== Assignment ==
Copy nothing from the entries below except the lines from the one containing "joint 2: (5.600, 0.000)" through the one containing "The members are", and copy those exactly.

== Materials provided ==
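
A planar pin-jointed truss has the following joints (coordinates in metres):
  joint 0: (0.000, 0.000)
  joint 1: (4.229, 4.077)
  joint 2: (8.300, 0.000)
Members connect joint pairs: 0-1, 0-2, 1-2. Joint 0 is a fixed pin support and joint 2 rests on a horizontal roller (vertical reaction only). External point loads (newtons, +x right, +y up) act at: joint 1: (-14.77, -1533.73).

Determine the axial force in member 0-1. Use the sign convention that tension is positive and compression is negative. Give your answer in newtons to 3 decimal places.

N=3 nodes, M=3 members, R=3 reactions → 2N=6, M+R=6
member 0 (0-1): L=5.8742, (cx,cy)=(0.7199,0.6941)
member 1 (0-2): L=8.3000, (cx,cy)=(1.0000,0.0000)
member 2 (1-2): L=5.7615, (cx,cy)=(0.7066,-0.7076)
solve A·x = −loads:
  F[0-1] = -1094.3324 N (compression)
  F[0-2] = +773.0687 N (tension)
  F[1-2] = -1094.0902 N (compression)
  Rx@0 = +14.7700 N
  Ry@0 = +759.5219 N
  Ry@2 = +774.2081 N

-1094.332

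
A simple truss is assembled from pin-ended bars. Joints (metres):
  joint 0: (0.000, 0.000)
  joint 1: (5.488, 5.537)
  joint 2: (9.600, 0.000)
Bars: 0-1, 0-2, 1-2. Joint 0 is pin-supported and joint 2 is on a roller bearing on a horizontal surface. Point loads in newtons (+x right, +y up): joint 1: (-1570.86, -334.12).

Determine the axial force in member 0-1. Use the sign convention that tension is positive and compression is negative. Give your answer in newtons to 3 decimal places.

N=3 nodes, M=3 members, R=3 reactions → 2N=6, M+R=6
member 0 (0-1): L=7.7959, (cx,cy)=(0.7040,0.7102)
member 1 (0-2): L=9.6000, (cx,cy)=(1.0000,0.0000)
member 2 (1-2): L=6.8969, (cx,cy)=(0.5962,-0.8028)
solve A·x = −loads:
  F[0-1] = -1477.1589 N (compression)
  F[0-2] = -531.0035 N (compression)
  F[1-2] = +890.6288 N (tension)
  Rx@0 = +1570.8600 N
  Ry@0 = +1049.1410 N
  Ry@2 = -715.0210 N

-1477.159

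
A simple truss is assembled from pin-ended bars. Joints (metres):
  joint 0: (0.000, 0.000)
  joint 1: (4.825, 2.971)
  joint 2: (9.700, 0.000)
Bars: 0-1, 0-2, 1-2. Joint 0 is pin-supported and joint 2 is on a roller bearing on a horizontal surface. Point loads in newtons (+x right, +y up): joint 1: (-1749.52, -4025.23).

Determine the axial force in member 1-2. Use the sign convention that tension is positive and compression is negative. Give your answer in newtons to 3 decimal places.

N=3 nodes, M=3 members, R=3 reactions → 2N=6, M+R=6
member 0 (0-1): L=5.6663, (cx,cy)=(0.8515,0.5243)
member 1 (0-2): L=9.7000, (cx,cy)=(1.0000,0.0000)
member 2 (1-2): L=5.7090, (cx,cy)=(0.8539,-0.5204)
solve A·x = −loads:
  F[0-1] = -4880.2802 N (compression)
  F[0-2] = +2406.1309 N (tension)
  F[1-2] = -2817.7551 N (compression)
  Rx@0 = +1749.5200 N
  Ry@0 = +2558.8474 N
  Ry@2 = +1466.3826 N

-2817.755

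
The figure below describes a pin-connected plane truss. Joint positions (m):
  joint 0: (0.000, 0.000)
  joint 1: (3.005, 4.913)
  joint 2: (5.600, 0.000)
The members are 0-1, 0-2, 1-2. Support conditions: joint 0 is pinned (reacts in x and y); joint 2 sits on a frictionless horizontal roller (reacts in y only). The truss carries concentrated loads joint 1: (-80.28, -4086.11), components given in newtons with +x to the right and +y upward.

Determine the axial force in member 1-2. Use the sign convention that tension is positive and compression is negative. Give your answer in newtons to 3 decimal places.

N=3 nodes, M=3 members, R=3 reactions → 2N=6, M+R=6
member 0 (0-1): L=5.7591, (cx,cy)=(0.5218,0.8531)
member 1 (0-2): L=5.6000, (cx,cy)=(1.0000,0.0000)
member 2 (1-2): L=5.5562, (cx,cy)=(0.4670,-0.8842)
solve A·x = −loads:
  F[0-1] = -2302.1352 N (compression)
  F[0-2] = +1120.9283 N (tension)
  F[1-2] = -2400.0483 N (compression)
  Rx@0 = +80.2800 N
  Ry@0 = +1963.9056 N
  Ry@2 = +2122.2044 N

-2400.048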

== Task solution ==
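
  joint 2: (5.600, 0.000)
The members are 0-1, 0-2, 1-2. Support conditions: joint 0 is pinned (reacts in x and y); joint 2 sits on a frictionless horizontal roller (reacts in y only). The truss carries concentrated loads joint 1: (-80.28, -4086.11), components given in newtons with +x to the right and +y upward.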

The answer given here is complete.